### About this task:
Please report how many lines of the following entries hold the word "queueing", giving the number alone.

Collected data entries
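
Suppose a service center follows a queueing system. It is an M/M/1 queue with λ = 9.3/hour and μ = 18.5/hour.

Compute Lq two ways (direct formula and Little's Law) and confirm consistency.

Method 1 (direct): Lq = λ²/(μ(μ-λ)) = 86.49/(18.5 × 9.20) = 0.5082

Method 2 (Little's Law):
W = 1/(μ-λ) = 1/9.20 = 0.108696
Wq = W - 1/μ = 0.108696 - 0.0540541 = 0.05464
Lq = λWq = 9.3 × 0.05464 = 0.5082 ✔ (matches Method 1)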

==

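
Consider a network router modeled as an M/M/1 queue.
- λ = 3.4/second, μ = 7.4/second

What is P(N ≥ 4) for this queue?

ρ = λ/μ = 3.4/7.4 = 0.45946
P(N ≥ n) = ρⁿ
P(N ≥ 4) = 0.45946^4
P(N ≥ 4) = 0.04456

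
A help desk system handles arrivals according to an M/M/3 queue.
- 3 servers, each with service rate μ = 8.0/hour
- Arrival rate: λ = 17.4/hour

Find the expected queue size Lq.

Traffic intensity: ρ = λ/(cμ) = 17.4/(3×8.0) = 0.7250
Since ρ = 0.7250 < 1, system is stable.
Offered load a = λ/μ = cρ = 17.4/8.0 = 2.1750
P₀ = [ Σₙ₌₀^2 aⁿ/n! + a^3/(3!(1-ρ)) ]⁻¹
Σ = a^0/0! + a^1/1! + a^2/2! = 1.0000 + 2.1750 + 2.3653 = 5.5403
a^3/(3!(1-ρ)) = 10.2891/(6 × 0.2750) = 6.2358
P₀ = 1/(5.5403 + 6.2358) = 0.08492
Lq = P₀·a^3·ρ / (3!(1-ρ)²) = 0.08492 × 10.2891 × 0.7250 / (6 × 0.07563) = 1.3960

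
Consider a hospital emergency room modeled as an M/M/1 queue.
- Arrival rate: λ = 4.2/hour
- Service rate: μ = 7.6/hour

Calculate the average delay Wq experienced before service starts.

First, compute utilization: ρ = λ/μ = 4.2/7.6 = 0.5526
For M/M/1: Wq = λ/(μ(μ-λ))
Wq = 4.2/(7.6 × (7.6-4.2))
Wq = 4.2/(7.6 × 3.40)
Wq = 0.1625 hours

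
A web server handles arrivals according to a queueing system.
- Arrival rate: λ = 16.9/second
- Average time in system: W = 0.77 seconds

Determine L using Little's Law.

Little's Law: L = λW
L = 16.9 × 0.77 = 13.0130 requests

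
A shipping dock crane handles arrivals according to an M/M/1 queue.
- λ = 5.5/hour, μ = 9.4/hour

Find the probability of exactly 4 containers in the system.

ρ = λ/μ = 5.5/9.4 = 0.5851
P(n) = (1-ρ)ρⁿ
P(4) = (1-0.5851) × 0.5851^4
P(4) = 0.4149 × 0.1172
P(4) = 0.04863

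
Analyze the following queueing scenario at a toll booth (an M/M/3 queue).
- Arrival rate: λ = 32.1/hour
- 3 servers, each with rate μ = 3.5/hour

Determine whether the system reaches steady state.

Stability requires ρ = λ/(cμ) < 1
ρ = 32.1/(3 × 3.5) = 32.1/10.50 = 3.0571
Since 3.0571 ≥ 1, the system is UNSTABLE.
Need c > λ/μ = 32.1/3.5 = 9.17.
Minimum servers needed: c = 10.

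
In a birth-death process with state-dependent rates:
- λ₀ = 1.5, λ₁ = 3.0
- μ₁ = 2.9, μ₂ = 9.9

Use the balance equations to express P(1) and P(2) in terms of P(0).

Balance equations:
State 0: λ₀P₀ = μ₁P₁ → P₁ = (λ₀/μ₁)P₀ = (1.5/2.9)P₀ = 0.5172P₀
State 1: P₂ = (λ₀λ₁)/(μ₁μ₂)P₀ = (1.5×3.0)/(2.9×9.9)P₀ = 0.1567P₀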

### Response below:
3